Saved entries:

*** Begin section ***

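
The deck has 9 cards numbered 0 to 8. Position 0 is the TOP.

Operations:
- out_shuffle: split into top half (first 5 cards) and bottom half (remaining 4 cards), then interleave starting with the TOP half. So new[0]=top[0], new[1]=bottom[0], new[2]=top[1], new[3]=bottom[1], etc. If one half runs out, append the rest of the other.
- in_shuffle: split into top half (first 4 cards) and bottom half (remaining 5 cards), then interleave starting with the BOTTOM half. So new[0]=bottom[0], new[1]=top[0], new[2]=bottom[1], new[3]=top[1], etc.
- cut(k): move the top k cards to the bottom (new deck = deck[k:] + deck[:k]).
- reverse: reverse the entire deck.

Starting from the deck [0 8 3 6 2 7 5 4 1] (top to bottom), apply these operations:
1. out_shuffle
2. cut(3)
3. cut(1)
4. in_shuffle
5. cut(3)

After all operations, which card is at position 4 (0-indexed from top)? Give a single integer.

Answer: 1

Derivation:
After op 1 (out_shuffle): [0 7 8 5 3 4 6 1 2]
After op 2 (cut(3)): [5 3 4 6 1 2 0 7 8]
After op 3 (cut(1)): [3 4 6 1 2 0 7 8 5]
After op 4 (in_shuffle): [2 3 0 4 7 6 8 1 5]
After op 5 (cut(3)): [4 7 6 8 1 5 2 3 0]
Position 4: card 1.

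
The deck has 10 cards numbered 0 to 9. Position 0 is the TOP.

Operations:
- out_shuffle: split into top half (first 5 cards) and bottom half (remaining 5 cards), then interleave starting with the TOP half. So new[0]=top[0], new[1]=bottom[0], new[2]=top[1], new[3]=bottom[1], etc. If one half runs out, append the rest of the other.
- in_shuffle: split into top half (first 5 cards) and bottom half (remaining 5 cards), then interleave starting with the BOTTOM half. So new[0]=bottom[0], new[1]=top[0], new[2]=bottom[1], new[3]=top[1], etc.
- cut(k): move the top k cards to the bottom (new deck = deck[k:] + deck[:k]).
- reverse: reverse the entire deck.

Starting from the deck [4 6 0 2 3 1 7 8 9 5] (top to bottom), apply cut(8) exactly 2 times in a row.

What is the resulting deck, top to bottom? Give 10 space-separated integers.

After op 1 (cut(8)): [9 5 4 6 0 2 3 1 7 8]
After op 2 (cut(8)): [7 8 9 5 4 6 0 2 3 1]

Answer: 7 8 9 5 4 6 0 2 3 1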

*** End section ***

■ **Task statement**: The records shown earlier should all be returned verbatim.

■ **Task answer**:
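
The deck has 9 cards numbered 0 to 8. Position 0 is the TOP.

Operations:
- out_shuffle: split into top half (first 5 cards) and bottom half (remaining 4 cards), then interleave starting with the TOP half. So new[0]=top[0], new[1]=bottom[0], new[2]=top[1], new[3]=bottom[1], etc. If one half runs out, append the rest of the other.
- in_shuffle: split into top half (first 4 cards) and bottom half (remaining 5 cards), then interleave starting with the BOTTOM half. So new[0]=bottom[0], new[1]=top[0], new[2]=bottom[1], new[3]=top[1], etc.
- cut(k): move the top k cards to the bottom (new deck = deck[k:] + deck[:k]).
- reverse: reverse the entire deck.

Starting from the deck [0 8 3 6 2 7 5 4 1] (top to bottom), apply these operations:
1. out_shuffle
2. cut(3)
3. cut(1)
4. in_shuffle
5. cut(3)

After all operations, which card is at position 4 (0-indexed from top)? Give a single integer.

Answer: 1

Derivation:
After op 1 (out_shuffle): [0 7 8 5 3 4 6 1 2]
After op 2 (cut(3)): [5 3 4 6 1 2 0 7 8]
After op 3 (cut(1)): [3 4 6 1 2 0 7 8 5]
After op 4 (in_shuffle): [2 3 0 4 7 6 8 1 5]
After op 5 (cut(3)): [4 7 6 8 1 5 2 3 0]
Position 4: card 1.

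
The deck has 10 cards numbered 0 to 9. Position 0 is the TOP.

Operations:
- out_shuffle: split into top half (first 5 cards) and bottom half (remaining 5 cards), then interleave starting with the TOP half. So new[0]=top[0], new[1]=bottom[0], new[2]=top[1], new[3]=bottom[1], etc. If one half runs out, append the rest of the other.
- in_shuffle: split into top half (first 5 cards) and bottom half (remaining 5 cards), then interleave starting with the BOTTOM half. So new[0]=bottom[0], new[1]=top[0], new[2]=bottom[1], new[3]=top[1], etc.
- cut(k): move the top k cards to the bottom (new deck = deck[k:] + deck[:k]).
- reverse: reverse the entire deck.

Starting from the deck [4 6 0 2 3 1 7 8 9 5] (top to bottom), apply cut(8) exactly 2 times in a row.

What is the resulting deck, top to bottom? Give 10 space-separated integers.

After op 1 (cut(8)): [9 5 4 6 0 2 3 1 7 8]
After op 2 (cut(8)): [7 8 9 5 4 6 0 2 3 1]

Answer: 7 8 9 5 4 6 0 2 3 1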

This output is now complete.